## EXERCISE DIRECTIONS
Note each line in the data below that holds "instruments", and copy it.

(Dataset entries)
'''
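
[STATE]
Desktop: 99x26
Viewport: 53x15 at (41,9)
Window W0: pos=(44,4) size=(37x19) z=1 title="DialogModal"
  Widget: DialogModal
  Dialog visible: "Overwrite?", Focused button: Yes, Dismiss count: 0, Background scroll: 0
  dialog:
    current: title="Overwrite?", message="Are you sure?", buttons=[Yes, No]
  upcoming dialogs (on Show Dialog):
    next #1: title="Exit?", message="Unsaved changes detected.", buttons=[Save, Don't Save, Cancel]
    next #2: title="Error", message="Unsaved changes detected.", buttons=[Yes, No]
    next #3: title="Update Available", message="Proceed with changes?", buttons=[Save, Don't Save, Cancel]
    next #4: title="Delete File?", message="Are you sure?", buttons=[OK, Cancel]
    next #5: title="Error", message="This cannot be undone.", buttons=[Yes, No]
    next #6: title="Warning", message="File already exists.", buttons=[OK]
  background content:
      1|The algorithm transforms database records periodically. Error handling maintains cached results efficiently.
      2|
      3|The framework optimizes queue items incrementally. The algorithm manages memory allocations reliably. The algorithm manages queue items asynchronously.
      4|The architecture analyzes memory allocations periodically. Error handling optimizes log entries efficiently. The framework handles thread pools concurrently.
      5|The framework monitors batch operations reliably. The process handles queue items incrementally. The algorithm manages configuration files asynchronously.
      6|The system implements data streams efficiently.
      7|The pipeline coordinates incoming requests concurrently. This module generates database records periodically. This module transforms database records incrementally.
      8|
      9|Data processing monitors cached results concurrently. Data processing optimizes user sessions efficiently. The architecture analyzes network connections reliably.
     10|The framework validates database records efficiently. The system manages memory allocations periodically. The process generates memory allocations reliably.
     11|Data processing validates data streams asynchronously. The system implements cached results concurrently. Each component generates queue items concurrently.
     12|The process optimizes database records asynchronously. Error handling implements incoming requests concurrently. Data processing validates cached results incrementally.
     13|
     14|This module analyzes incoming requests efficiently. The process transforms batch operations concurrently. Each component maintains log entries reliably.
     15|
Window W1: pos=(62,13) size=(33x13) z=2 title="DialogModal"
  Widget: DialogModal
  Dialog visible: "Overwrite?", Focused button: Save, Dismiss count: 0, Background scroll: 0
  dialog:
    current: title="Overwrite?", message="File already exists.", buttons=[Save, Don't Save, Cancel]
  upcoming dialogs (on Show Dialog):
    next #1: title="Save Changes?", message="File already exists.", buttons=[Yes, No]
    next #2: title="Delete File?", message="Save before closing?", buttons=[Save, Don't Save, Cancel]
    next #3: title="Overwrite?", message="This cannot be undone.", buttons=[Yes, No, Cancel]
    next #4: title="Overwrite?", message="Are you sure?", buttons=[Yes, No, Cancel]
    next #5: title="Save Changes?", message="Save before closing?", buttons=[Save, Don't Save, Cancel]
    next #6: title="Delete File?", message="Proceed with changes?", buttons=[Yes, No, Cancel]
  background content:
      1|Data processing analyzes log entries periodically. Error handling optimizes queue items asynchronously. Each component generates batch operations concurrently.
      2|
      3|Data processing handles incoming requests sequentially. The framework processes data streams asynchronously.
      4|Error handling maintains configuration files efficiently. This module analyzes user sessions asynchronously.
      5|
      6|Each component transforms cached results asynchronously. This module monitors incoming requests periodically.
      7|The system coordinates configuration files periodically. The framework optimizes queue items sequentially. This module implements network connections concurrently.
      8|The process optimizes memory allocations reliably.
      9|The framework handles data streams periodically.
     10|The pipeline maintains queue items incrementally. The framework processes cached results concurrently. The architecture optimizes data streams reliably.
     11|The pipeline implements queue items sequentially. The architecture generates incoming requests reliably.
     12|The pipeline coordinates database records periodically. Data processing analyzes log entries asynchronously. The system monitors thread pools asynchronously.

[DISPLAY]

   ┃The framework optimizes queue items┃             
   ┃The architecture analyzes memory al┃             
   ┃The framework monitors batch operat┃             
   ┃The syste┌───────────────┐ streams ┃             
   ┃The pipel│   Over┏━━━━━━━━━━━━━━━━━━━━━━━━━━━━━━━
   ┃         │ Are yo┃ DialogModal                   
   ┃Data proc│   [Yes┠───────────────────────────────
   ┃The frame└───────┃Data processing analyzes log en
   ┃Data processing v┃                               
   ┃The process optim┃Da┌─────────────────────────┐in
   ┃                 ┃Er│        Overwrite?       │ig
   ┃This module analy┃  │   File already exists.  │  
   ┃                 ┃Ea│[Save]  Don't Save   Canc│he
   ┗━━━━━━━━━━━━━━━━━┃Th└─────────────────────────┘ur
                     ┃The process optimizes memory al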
'''
'''
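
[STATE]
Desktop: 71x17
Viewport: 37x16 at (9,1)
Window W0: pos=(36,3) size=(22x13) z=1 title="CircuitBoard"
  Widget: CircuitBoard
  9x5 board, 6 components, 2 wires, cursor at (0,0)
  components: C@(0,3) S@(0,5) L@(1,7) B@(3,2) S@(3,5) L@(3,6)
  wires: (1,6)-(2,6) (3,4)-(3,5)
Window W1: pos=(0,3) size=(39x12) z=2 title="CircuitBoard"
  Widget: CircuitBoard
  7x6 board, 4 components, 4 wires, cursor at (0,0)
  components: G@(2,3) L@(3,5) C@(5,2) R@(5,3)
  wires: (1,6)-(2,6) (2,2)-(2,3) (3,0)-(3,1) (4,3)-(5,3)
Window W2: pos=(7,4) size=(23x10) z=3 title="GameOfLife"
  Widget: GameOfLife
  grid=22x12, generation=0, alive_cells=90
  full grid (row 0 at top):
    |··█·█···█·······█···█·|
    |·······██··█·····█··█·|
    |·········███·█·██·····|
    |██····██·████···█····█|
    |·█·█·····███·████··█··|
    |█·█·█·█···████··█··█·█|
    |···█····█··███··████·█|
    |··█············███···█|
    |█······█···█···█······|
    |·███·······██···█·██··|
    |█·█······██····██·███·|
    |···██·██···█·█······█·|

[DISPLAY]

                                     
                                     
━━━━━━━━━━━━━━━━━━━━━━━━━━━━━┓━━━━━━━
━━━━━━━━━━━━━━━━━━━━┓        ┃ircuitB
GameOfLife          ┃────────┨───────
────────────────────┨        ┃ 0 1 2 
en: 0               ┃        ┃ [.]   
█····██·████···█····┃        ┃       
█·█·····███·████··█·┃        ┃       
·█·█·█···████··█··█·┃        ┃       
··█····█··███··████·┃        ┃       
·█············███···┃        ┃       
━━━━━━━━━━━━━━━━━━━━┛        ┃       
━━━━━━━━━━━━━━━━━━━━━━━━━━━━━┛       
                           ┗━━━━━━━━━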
'''
'''
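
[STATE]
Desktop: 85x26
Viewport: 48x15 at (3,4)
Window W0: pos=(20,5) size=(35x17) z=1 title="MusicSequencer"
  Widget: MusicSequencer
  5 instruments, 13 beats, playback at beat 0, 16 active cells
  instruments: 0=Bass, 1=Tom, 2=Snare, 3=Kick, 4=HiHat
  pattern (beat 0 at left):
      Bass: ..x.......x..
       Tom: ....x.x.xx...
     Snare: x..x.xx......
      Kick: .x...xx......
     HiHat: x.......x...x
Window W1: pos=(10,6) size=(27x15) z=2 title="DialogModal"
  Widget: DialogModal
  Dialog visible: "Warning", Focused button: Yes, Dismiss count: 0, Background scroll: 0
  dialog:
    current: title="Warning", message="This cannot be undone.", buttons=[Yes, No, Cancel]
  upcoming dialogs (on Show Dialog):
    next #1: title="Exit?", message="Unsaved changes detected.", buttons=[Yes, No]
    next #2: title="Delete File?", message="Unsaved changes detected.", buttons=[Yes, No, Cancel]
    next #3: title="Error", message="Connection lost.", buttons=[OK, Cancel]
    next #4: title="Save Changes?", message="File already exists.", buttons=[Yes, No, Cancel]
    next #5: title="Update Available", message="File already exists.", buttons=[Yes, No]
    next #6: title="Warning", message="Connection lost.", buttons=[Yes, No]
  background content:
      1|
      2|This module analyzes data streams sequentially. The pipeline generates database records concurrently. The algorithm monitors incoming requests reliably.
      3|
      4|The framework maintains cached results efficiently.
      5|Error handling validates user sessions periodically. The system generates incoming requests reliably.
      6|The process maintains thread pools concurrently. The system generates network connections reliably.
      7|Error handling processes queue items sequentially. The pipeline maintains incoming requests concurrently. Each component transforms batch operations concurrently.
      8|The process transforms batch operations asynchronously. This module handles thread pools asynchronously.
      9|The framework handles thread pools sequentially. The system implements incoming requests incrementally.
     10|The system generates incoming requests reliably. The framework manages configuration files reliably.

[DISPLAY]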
'''
## WRITTEN RESPONSE
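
  5 instruments, 13 beats, playback at beat 0, 16 active cells
  instruments: 0=Bass, 1=Tom, 2=Snare, 3=Kick, 4=HiHat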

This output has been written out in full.